**Problem to solve:**
The whole listing is to be printed again exactly.

+ + + + +

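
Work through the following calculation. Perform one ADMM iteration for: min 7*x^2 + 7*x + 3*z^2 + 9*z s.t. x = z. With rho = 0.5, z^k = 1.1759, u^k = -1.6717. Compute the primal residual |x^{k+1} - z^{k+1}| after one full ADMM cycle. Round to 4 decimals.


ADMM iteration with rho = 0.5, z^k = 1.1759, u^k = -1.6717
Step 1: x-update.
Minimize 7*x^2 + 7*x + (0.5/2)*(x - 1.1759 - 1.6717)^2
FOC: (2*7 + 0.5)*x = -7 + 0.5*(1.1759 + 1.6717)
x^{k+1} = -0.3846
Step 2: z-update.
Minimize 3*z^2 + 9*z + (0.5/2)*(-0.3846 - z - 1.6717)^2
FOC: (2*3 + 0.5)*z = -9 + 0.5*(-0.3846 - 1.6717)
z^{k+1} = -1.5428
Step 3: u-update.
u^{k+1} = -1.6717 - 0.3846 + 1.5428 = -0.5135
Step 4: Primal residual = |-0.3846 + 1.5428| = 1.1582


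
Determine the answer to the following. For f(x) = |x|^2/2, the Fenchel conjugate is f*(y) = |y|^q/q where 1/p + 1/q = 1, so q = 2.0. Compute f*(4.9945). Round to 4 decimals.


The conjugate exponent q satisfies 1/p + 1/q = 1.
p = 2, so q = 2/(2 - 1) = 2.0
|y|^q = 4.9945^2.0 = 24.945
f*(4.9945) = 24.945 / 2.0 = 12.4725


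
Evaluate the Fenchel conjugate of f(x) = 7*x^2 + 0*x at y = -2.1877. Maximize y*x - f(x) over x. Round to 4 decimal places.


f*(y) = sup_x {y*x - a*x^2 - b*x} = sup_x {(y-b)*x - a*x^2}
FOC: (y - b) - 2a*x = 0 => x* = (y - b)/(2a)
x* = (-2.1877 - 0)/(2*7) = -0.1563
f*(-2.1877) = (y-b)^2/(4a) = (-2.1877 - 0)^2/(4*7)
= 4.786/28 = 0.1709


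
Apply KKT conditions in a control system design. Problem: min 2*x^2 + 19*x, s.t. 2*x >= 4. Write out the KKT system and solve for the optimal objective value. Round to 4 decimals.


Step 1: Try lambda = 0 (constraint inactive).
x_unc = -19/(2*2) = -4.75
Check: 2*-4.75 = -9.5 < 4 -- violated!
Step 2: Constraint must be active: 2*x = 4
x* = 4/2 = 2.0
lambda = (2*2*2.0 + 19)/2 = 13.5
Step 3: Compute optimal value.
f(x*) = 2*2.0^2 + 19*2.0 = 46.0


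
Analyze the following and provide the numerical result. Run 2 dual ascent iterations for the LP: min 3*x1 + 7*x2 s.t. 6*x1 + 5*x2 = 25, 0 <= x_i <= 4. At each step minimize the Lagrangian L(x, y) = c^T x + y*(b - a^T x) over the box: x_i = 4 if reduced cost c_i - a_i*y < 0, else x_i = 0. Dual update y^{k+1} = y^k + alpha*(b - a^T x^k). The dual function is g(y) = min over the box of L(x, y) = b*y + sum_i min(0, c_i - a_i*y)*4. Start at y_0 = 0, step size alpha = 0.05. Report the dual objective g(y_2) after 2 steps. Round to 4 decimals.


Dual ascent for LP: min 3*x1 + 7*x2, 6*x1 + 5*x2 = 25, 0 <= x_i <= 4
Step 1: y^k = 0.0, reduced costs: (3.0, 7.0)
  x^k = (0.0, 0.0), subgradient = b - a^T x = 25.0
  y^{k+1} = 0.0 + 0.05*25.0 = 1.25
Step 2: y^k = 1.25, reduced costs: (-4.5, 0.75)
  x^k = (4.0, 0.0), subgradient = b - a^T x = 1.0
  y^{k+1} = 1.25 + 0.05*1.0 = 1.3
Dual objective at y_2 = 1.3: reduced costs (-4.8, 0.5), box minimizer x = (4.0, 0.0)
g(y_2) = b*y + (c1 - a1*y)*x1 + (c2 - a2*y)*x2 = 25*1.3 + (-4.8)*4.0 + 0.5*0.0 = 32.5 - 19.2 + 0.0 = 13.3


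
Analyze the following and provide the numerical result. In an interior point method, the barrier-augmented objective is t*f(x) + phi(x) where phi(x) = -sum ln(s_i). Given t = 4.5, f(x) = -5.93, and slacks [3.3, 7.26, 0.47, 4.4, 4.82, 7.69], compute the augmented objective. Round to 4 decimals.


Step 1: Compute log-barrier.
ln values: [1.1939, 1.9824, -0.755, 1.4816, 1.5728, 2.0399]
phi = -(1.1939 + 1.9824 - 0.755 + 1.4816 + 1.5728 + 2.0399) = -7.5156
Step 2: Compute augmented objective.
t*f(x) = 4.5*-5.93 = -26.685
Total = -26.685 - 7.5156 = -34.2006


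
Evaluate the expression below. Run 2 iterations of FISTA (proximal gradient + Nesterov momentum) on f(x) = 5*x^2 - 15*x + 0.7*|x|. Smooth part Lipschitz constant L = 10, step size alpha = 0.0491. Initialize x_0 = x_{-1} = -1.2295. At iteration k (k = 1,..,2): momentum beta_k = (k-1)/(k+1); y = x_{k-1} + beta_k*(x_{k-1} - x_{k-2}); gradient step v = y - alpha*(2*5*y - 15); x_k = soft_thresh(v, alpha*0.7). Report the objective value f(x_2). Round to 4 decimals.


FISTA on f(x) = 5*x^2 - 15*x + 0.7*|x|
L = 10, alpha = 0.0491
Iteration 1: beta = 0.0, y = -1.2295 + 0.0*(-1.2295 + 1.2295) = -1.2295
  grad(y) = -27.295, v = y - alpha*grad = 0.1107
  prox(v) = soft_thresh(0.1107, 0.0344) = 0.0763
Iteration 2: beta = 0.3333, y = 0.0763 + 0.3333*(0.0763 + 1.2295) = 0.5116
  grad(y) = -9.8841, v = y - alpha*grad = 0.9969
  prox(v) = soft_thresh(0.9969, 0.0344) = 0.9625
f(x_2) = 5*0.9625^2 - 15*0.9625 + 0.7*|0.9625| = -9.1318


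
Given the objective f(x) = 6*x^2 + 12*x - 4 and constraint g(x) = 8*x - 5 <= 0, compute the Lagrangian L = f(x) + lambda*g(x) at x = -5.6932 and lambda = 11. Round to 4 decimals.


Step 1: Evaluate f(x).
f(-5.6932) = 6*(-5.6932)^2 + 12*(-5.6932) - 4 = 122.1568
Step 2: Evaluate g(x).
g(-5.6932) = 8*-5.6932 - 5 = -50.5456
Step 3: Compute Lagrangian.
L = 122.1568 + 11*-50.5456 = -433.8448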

+ + + + +

**Answer to this problem:**
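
Work through the following calculation. Perform one ADMM iteration for: min 7*x^2 + 7*x + 3*z^2 + 9*z s.t. x = z. With rho = 0.5, z^k = 1.1759, u^k = -1.6717. Compute the primal residual |x^{k+1} - z^{k+1}| after one full ADMM cycle. Round to 4 decimals.


ADMM iteration with rho = 0.5, z^k = 1.1759, u^k = -1.6717
Step 1: x-update.
Minimize 7*x^2 + 7*x + (0.5/2)*(x - 1.1759 - 1.6717)^2
FOC: (2*7 + 0.5)*x = -7 + 0.5*(1.1759 + 1.6717)
x^{k+1} = -0.3846
Step 2: z-update.
Minimize 3*z^2 + 9*z + (0.5/2)*(-0.3846 - z - 1.6717)^2
FOC: (2*3 + 0.5)*z = -9 + 0.5*(-0.3846 - 1.6717)
z^{k+1} = -1.5428
Step 3: u-update.
u^{k+1} = -1.6717 - 0.3846 + 1.5428 = -0.5135
Step 4: Primal residual = |-0.3846 + 1.5428| = 1.1582


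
Determine the answer to the following. For f(x) = |x|^2/2, the Fenchel conjugate is f*(y) = |y|^q/q where 1/p + 1/q = 1, so q = 2.0. Compute f*(4.9945). Round to 4 decimals.


The conjugate exponent q satisfies 1/p + 1/q = 1.
p = 2, so q = 2/(2 - 1) = 2.0
|y|^q = 4.9945^2.0 = 24.945
f*(4.9945) = 24.945 / 2.0 = 12.4725


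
Evaluate the Fenchel conjugate of f(x) = 7*x^2 + 0*x at y = -2.1877. Maximize y*x - f(x) over x. Round to 4 decimal places.


f*(y) = sup_x {y*x - a*x^2 - b*x} = sup_x {(y-b)*x - a*x^2}
FOC: (y - b) - 2a*x = 0 => x* = (y - b)/(2a)
x* = (-2.1877 - 0)/(2*7) = -0.1563
f*(-2.1877) = (y-b)^2/(4a) = (-2.1877 - 0)^2/(4*7)
= 4.786/28 = 0.1709


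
Apply KKT conditions in a control system design. Problem: min 2*x^2 + 19*x, s.t. 2*x >= 4. Write out the KKT system and solve for the optimal objective value. Round to 4 decimals.


Step 1: Try lambda = 0 (constraint inactive).
x_unc = -19/(2*2) = -4.75
Check: 2*-4.75 = -9.5 < 4 -- violated!
Step 2: Constraint must be active: 2*x = 4
x* = 4/2 = 2.0
lambda = (2*2*2.0 + 19)/2 = 13.5
Step 3: Compute optimal value.
f(x*) = 2*2.0^2 + 19*2.0 = 46.0


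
Analyze the following and provide the numerical result. Run 2 dual ascent iterations for the LP: min 3*x1 + 7*x2 s.t. 6*x1 + 5*x2 = 25, 0 <= x_i <= 4. At each step minimize the Lagrangian L(x, y) = c^T x + y*(b - a^T x) over the box: x_i = 4 if reduced cost c_i - a_i*y < 0, else x_i = 0. Dual update y^{k+1} = y^k + alpha*(b - a^T x^k). The dual function is g(y) = min over the box of L(x, y) = b*y + sum_i min(0, c_i - a_i*y)*4. Start at y_0 = 0, step size alpha = 0.05. Report the dual objective g(y_2) after 2 steps. Round to 4 decimals.


Dual ascent for LP: min 3*x1 + 7*x2, 6*x1 + 5*x2 = 25, 0 <= x_i <= 4
Step 1: y^k = 0.0, reduced costs: (3.0, 7.0)
  x^k = (0.0, 0.0), subgradient = b - a^T x = 25.0
  y^{k+1} = 0.0 + 0.05*25.0 = 1.25
Step 2: y^k = 1.25, reduced costs: (-4.5, 0.75)
  x^k = (4.0, 0.0), subgradient = b - a^T x = 1.0
  y^{k+1} = 1.25 + 0.05*1.0 = 1.3
Dual objective at y_2 = 1.3: reduced costs (-4.8, 0.5), box minimizer x = (4.0, 0.0)
g(y_2) = b*y + (c1 - a1*y)*x1 + (c2 - a2*y)*x2 = 25*1.3 + (-4.8)*4.0 + 0.5*0.0 = 32.5 - 19.2 + 0.0 = 13.3


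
Analyze the following and provide the numerical result. In an interior point method, the barrier-augmented objective is t*f(x) + phi(x) where phi(x) = -sum ln(s_i). Given t = 4.5, f(x) = -5.93, and slacks [3.3, 7.26, 0.47, 4.4, 4.82, 7.69], compute the augmented objective. Round to 4 decimals.


Step 1: Compute log-barrier.
ln values: [1.1939, 1.9824, -0.755, 1.4816, 1.5728, 2.0399]
phi = -(1.1939 + 1.9824 - 0.755 + 1.4816 + 1.5728 + 2.0399) = -7.5156
Step 2: Compute augmented objective.
t*f(x) = 4.5*-5.93 = -26.685
Total = -26.685 - 7.5156 = -34.2006


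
Evaluate the expression below. Run 2 iterations of FISTA (proximal gradient + Nesterov momentum) on f(x) = 5*x^2 - 15*x + 0.7*|x|. Smooth part Lipschitz constant L = 10, step size alpha = 0.0491. Initialize x_0 = x_{-1} = -1.2295. At iteration k (k = 1,..,2): momentum beta_k = (k-1)/(k+1); y = x_{k-1} + beta_k*(x_{k-1} - x_{k-2}); gradient step v = y - alpha*(2*5*y - 15); x_k = soft_thresh(v, alpha*0.7). Report the objective value f(x_2). Round to 4 decimals.


FISTA on f(x) = 5*x^2 - 15*x + 0.7*|x|
L = 10, alpha = 0.0491
Iteration 1: beta = 0.0, y = -1.2295 + 0.0*(-1.2295 + 1.2295) = -1.2295
  grad(y) = -27.295, v = y - alpha*grad = 0.1107
  prox(v) = soft_thresh(0.1107, 0.0344) = 0.0763
Iteration 2: beta = 0.3333, y = 0.0763 + 0.3333*(0.0763 + 1.2295) = 0.5116
  grad(y) = -9.8841, v = y - alpha*grad = 0.9969
  prox(v) = soft_thresh(0.9969, 0.0344) = 0.9625
f(x_2) = 5*0.9625^2 - 15*0.9625 + 0.7*|0.9625| = -9.1318


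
Given the objective f(x) = 6*x^2 + 12*x - 4 and constraint g(x) = 8*x - 5 <= 0, compute the Lagrangian L = f(x) + lambda*g(x) at x = -5.6932 and lambda = 11. Round to 4 decimals.


Step 1: Evaluate f(x).
f(-5.6932) = 6*(-5.6932)^2 + 12*(-5.6932) - 4 = 122.1568
Step 2: Evaluate g(x).
g(-5.6932) = 8*-5.6932 - 5 = -50.5456
Step 3: Compute Lagrangian.
L = 122.1568 + 11*-50.5456 = -433.8448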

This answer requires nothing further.